● WORK INSTRUCTION: Precise copying is required. Return the data below in full.

· · · · · · ·

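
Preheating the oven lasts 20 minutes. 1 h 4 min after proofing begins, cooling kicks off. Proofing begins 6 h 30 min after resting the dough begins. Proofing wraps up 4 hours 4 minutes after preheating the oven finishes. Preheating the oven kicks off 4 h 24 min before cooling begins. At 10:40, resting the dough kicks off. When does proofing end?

18:14

Proofing starts at 10:40 + 390 min = 17:10.
Cooling starts at 17:10 + 64 min = 18:14.
Preheating the oven starts at 18:14 − 264 min = 13:50.
Preheating the oven ends at 13:50 + 20 min = 14:10.
Proofing ends at 14:10 + 244 min = 18:14.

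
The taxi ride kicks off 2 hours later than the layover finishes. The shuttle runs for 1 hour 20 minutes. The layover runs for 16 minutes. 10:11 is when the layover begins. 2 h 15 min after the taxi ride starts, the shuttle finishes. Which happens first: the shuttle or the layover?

the layover

The layover ends at 10:11 + 16 min = 10:27.
The taxi ride starts at 10:27 + 120 min = 12:27.
The shuttle ends at 12:27 + 135 min = 14:42.
The shuttle starts at 14:42 − 80 min = 13:22.
The shuttle starts at 13:22 and the layover starts at 10:11, so the layover is first.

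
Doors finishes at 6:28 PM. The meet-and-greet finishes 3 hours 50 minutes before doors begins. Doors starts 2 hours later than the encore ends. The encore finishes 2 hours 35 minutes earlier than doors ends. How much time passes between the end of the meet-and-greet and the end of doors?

The encore ends at 6:28 PM − 155 min = 3:53 PM.
Doors starts at 3:53 PM + 120 min = 5:53 PM.
The meet-and-greet ends at 5:53 PM − 230 min = 2:03 PM.
From 2:03 PM to 6:28 PM is 265 minutes.

265 minutes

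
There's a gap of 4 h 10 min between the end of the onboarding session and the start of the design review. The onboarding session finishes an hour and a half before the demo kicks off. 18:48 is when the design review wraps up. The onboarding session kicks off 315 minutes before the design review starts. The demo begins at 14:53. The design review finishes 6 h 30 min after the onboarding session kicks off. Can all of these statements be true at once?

The onboarding session ends at 14:53 − 90 min = 13:23.
The design review starts at 13:23 + 250 min = 17:33.
The onboarding session starts at 17:33 − 315 min = 12:18.
The design review ends at 12:18 + 390 min = 18:48.
That matches the stated 18:48, so the schedule is consistent.

Yes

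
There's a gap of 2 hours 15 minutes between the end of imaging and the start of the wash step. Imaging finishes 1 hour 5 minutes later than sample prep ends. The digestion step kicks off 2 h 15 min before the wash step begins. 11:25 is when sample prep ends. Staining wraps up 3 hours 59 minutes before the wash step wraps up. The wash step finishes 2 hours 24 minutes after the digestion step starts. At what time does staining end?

10:55

Imaging ends at 11:25 + 65 min = 12:30.
The wash step starts at 12:30 + 135 min = 14:45.
The digestion step starts at 14:45 − 135 min = 12:30.
The wash step ends at 12:30 + 144 min = 14:54.
Staining ends at 14:54 − 239 min = 10:55.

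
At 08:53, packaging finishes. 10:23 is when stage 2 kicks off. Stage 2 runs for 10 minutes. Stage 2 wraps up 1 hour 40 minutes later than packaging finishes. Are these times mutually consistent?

Yes

Stage 2 ends at 08:53 + 100 min = 10:33.
Stage 2 starts at 10:33 − 10 min = 10:23.
That matches the stated 10:23, so the schedule is consistent.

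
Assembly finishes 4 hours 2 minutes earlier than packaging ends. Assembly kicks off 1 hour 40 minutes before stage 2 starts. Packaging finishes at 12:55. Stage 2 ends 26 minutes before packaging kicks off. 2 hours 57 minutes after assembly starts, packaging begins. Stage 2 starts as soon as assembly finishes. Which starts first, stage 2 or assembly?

Assembly ends at 12:55 − 242 min = 08:53.
So stage 2 starts at 08:53.
Assembly starts at 08:53 − 100 min = 07:13.
Stage 2 starts at 08:53 and assembly starts at 07:13, so assembly is first.

assembly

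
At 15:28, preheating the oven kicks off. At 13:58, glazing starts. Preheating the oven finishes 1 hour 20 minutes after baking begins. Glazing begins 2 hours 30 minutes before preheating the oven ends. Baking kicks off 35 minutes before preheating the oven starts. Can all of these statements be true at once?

Baking starts at 15:28 − 35 min = 14:53.
Preheating the oven ends at 14:53 + 80 min = 16:13.
Glazing starts at 16:13 − 150 min = 13:43.
But glazing is also said to start at 13:58 — a 15-minute conflict.

No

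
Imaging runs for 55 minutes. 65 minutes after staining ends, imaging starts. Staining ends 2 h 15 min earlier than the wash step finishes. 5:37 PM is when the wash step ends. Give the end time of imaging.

Staining ends at 5:37 PM − 135 min = 3:22 PM.
Imaging starts at 3:22 PM + 65 min = 4:27 PM.
Imaging ends at 4:27 PM + 55 min = 5:22 PM.

5:22 PM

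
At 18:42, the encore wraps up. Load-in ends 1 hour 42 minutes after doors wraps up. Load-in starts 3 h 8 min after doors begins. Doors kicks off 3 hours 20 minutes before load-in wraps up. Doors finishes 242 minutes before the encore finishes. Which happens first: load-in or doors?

Doors ends at 18:42 − 242 min = 14:40.
Load-in ends at 14:40 + 102 min = 16:22.
Doors starts at 16:22 − 200 min = 13:02.
Load-in starts at 13:02 + 188 min = 16:10.
Load-in starts at 16:10 and doors starts at 13:02, so doors is first.

doors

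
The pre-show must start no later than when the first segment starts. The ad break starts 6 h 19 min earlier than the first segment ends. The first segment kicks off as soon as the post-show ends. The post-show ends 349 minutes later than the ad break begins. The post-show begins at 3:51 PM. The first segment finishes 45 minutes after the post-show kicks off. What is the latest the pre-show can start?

4:06 PM

The first segment ends at 3:51 PM + 45 min = 4:36 PM.
The ad break starts at 4:36 PM − 379 min = 10:17 AM.
The post-show ends at 10:17 AM + 349 min = 4:06 PM.
So the first segment starts at 4:06 PM.
The pre-show is bounded by the first segment, so the latest it can start is 4:06 PM.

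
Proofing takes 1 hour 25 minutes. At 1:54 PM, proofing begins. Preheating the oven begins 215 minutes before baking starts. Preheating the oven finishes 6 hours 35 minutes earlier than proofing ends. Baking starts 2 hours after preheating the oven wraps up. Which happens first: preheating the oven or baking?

preheating the oven

Proofing ends at 1:54 PM + 85 min = 3:19 PM.
Preheating the oven ends at 3:19 PM − 395 min = 8:44 AM.
Baking starts at 8:44 AM + 120 min = 10:44 AM.
Preheating the oven starts at 10:44 AM − 215 min = 7:09 AM.
Preheating the oven starts at 7:09 AM and baking starts at 10:44 AM, so preheating the oven is first.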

· · · · · · ·

● OUTPUT OF THE EXERCISE:
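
Preheating the oven lasts 20 minutes. 1 h 4 min after proofing begins, cooling kicks off. Proofing begins 6 h 30 min after resting the dough begins. Proofing wraps up 4 hours 4 minutes after preheating the oven finishes. Preheating the oven kicks off 4 h 24 min before cooling begins. At 10:40, resting the dough kicks off. When does proofing end?

18:14

Proofing starts at 10:40 + 390 min = 17:10.
Cooling starts at 17:10 + 64 min = 18:14.
Preheating the oven starts at 18:14 − 264 min = 13:50.
Preheating the oven ends at 13:50 + 20 min = 14:10.
Proofing ends at 14:10 + 244 min = 18:14.

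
The taxi ride kicks off 2 hours later than the layover finishes. The shuttle runs for 1 hour 20 minutes. The layover runs for 16 minutes. 10:11 is when the layover begins. 2 h 15 min after the taxi ride starts, the shuttle finishes. Which happens first: the shuttle or the layover?

the layover

The layover ends at 10:11 + 16 min = 10:27.
The taxi ride starts at 10:27 + 120 min = 12:27.
The shuttle ends at 12:27 + 135 min = 14:42.
The shuttle starts at 14:42 − 80 min = 13:22.
The shuttle starts at 13:22 and the layover starts at 10:11, so the layover is first.

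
Doors finishes at 6:28 PM. The meet-and-greet finishes 3 hours 50 minutes before doors begins. Doors starts 2 hours later than the encore ends. The encore finishes 2 hours 35 minutes earlier than doors ends. How much time passes between the end of the meet-and-greet and the end of doors?

The encore ends at 6:28 PM − 155 min = 3:53 PM.
Doors starts at 3:53 PM + 120 min = 5:53 PM.
The meet-and-greet ends at 5:53 PM − 230 min = 2:03 PM.
From 2:03 PM to 6:28 PM is 265 minutes.

265 minutes

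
There's a gap of 4 h 10 min between the end of the onboarding session and the start of the design review. The onboarding session finishes an hour and a half before the demo kicks off. 18:48 is when the design review wraps up. The onboarding session kicks off 315 minutes before the design review starts. The demo begins at 14:53. The design review finishes 6 h 30 min after the onboarding session kicks off. Can all of these statements be true at once?

The onboarding session ends at 14:53 − 90 min = 13:23.
The design review starts at 13:23 + 250 min = 17:33.
The onboarding session starts at 17:33 − 315 min = 12:18.
The design review ends at 12:18 + 390 min = 18:48.
That matches the stated 18:48, so the schedule is consistent.

Yes

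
There's a gap of 2 hours 15 minutes between the end of imaging and the start of the wash step. Imaging finishes 1 hour 5 minutes later than sample prep ends. The digestion step kicks off 2 h 15 min before the wash step begins. 11:25 is when sample prep ends. Staining wraps up 3 hours 59 minutes before the wash step wraps up. The wash step finishes 2 hours 24 minutes after the digestion step starts. At what time does staining end?

10:55

Imaging ends at 11:25 + 65 min = 12:30.
The wash step starts at 12:30 + 135 min = 14:45.
The digestion step starts at 14:45 − 135 min = 12:30.
The wash step ends at 12:30 + 144 min = 14:54.
Staining ends at 14:54 − 239 min = 10:55.

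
At 08:53, packaging finishes. 10:23 is when stage 2 kicks off. Stage 2 runs for 10 minutes. Stage 2 wraps up 1 hour 40 minutes later than packaging finishes. Are these times mutually consistent?

Yes

Stage 2 ends at 08:53 + 100 min = 10:33.
Stage 2 starts at 10:33 − 10 min = 10:23.
That matches the stated 10:23, so the schedule is consistent.

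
Assembly finishes 4 hours 2 minutes earlier than packaging ends. Assembly kicks off 1 hour 40 minutes before stage 2 starts. Packaging finishes at 12:55. Stage 2 ends 26 minutes before packaging kicks off. 2 hours 57 minutes after assembly starts, packaging begins. Stage 2 starts as soon as assembly finishes. Which starts first, stage 2 or assembly?

Assembly ends at 12:55 − 242 min = 08:53.
So stage 2 starts at 08:53.
Assembly starts at 08:53 − 100 min = 07:13.
Stage 2 starts at 08:53 and assembly starts at 07:13, so assembly is first.

assembly

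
At 15:28, preheating the oven kicks off. At 13:58, glazing starts. Preheating the oven finishes 1 hour 20 minutes after baking begins. Glazing begins 2 hours 30 minutes before preheating the oven ends. Baking kicks off 35 minutes before preheating the oven starts. Can all of these statements be true at once?

Baking starts at 15:28 − 35 min = 14:53.
Preheating the oven ends at 14:53 + 80 min = 16:13.
Glazing starts at 16:13 − 150 min = 13:43.
But glazing is also said to start at 13:58 — a 15-minute conflict.

No

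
Imaging runs for 55 minutes. 65 minutes after staining ends, imaging starts. Staining ends 2 h 15 min earlier than the wash step finishes. 5:37 PM is when the wash step ends. Give the end time of imaging.

Staining ends at 5:37 PM − 135 min = 3:22 PM.
Imaging starts at 3:22 PM + 65 min = 4:27 PM.
Imaging ends at 4:27 PM + 55 min = 5:22 PM.

5:22 PM

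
At 18:42, the encore wraps up. Load-in ends 1 hour 42 minutes after doors wraps up. Load-in starts 3 h 8 min after doors begins. Doors kicks off 3 hours 20 minutes before load-in wraps up. Doors finishes 242 minutes before the encore finishes. Which happens first: load-in or doors?

Doors ends at 18:42 − 242 min = 14:40.
Load-in ends at 14:40 + 102 min = 16:22.
Doors starts at 16:22 − 200 min = 13:02.
Load-in starts at 13:02 + 188 min = 16:10.
Load-in starts at 16:10 and doors starts at 13:02, so doors is first.

doors

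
The pre-show must start no later than when the first segment starts. The ad break starts 6 h 19 min earlier than the first segment ends. The first segment kicks off as soon as the post-show ends. The post-show ends 349 minutes later than the ad break begins. The post-show begins at 3:51 PM. The first segment finishes 45 minutes after the post-show kicks off. What is the latest the pre-show can start?

4:06 PM

The first segment ends at 3:51 PM + 45 min = 4:36 PM.
The ad break starts at 4:36 PM − 379 min = 10:17 AM.
The post-show ends at 10:17 AM + 349 min = 4:06 PM.
So the first segment starts at 4:06 PM.
The pre-show is bounded by the first segment, so the latest it can start is 4:06 PM.

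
Proofing takes 1 hour 25 minutes. At 1:54 PM, proofing begins. Preheating the oven begins 215 minutes before baking starts. Preheating the oven finishes 6 hours 35 minutes earlier than proofing ends. Baking starts 2 hours after preheating the oven wraps up. Which happens first: preheating the oven or baking?

preheating the oven

Proofing ends at 1:54 PM + 85 min = 3:19 PM.
Preheating the oven ends at 3:19 PM − 395 min = 8:44 AM.
Baking starts at 8:44 AM + 120 min = 10:44 AM.
Preheating the oven starts at 10:44 AM − 215 min = 7:09 AM.
Preheating the oven starts at 7:09 AM and baking starts at 10:44 AM, so preheating the oven is first.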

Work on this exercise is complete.